(DATA SHOWN begins)
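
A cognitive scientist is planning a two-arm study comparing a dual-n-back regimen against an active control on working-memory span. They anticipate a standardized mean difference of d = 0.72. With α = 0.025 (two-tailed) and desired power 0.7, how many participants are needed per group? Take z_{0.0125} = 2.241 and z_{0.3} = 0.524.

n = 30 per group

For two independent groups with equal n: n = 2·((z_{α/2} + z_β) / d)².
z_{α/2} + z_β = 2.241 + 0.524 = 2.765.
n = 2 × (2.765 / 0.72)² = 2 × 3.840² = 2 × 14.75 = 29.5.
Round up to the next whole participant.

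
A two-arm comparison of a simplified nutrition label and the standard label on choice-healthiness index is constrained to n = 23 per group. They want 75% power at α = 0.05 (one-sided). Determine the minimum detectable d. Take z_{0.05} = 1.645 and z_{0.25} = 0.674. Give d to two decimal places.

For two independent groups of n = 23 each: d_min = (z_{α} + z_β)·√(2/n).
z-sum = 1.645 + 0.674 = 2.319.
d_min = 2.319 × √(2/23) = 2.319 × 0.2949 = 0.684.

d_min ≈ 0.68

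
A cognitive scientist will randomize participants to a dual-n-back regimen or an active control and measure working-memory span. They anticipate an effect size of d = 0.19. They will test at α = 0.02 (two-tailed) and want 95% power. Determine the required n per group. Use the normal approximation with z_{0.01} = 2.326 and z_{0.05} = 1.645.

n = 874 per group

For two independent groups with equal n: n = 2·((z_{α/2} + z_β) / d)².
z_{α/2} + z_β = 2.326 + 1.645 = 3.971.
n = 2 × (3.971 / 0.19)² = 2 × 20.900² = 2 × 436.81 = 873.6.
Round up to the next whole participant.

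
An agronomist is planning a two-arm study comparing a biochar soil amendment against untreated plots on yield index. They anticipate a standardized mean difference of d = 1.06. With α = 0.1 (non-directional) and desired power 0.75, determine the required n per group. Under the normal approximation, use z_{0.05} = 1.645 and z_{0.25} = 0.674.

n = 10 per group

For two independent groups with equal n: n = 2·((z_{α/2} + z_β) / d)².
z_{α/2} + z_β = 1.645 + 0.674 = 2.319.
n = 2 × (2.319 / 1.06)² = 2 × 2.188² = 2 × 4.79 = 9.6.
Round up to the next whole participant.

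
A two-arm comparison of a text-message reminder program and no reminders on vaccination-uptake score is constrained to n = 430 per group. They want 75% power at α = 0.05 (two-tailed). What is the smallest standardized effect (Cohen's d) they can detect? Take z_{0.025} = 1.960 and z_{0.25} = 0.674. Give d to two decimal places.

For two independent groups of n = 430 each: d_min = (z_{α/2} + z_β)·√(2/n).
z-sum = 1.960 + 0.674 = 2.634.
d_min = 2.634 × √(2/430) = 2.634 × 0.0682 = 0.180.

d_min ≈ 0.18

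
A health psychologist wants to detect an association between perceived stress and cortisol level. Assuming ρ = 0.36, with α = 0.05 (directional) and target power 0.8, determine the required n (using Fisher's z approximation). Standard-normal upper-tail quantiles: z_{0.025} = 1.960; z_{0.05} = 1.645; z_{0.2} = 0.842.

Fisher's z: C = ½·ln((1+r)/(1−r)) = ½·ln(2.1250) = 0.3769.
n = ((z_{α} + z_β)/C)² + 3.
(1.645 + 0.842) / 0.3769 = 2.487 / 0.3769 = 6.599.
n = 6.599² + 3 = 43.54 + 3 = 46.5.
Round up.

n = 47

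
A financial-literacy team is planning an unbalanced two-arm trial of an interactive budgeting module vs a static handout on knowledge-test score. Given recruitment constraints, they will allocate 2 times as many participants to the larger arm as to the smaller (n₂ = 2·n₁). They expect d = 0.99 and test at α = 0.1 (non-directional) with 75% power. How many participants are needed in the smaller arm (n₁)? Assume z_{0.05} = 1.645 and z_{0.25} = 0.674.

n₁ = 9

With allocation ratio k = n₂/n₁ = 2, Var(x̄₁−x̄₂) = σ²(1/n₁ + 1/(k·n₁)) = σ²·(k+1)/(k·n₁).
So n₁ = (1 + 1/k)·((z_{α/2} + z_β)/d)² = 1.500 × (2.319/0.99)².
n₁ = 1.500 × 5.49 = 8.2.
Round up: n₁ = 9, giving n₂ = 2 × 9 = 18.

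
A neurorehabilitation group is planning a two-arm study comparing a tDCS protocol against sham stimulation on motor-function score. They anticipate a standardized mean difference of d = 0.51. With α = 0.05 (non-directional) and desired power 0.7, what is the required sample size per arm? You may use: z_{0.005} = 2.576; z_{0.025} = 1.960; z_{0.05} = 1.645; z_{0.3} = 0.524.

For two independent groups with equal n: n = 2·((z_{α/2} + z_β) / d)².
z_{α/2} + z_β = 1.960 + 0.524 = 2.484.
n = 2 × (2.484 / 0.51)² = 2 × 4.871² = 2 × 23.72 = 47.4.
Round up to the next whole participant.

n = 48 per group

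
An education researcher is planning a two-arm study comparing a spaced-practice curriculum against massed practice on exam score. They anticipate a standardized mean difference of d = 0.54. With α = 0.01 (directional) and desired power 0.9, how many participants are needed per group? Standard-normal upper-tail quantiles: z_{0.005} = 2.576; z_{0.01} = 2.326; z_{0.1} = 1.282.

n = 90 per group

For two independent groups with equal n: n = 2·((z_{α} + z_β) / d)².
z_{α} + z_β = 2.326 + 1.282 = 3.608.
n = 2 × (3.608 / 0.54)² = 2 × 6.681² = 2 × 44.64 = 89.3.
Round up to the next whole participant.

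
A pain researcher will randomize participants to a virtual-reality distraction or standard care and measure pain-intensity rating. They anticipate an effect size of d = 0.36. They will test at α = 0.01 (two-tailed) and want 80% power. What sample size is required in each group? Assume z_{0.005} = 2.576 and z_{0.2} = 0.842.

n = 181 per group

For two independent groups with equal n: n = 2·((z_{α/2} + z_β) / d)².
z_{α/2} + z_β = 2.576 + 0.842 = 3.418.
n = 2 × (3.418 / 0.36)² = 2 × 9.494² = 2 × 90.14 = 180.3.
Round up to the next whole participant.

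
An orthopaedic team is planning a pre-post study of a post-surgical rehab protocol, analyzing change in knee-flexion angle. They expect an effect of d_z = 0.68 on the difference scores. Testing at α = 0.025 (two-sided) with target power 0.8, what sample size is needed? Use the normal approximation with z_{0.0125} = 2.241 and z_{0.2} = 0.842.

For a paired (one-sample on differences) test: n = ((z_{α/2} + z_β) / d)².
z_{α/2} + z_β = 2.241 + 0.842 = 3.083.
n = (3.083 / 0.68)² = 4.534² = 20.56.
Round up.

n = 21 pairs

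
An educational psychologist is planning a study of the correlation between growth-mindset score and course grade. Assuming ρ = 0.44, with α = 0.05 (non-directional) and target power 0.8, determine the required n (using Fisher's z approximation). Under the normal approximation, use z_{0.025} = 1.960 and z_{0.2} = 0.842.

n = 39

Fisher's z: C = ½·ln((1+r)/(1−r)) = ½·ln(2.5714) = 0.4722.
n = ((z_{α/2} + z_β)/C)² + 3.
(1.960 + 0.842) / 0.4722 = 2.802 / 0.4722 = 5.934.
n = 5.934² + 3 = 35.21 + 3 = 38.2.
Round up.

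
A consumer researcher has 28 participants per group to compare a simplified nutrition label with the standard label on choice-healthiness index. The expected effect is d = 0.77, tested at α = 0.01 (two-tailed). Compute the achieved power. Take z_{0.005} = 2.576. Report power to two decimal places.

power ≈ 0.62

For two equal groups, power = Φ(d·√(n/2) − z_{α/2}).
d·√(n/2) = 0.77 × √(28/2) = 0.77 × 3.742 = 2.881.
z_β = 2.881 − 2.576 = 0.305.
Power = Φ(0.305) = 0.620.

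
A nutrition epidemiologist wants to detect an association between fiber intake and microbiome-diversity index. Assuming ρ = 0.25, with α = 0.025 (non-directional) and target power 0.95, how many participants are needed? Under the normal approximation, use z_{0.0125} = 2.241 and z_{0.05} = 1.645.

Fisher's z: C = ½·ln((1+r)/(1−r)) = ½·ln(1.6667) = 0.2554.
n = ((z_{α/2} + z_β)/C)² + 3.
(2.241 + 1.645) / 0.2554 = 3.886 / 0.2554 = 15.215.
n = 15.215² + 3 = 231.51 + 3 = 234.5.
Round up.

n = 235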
(DATA SHOWN ends)
* EXERCISE GOAL *
Take the line that contains "A consumer researcher" and every line after it to the end of the entries above, and reproduce them exactly.

* FINAL ANSWER *
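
A consumer researcher has 28 participants per group to compare a simplified nutrition label with the standard label on choice-healthiness index. The expected effect is d = 0.77, tested at α = 0.01 (two-tailed). Compute the achieved power. Take z_{0.005} = 2.576. Report power to two decimal places.

power ≈ 0.62

For two equal groups, power = Φ(d·√(n/2) − z_{α/2}).
d·√(n/2) = 0.77 × √(28/2) = 0.77 × 3.742 = 2.881.
z_β = 2.881 − 2.576 = 0.305.
Power = Φ(0.305) = 0.620.

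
A nutrition epidemiologist wants to detect an association between fiber intake and microbiome-diversity index. Assuming ρ = 0.25, with α = 0.025 (non-directional) and target power 0.95, how many participants are needed? Under the normal approximation, use z_{0.0125} = 2.241 and z_{0.05} = 1.645.

Fisher's z: C = ½·ln((1+r)/(1−r)) = ½·ln(1.6667) = 0.2554.
n = ((z_{α/2} + z_β)/C)² + 3.
(2.241 + 1.645) / 0.2554 = 3.886 / 0.2554 = 15.215.
n = 15.215² + 3 = 231.51 + 3 = 234.5.
Round up.

n = 235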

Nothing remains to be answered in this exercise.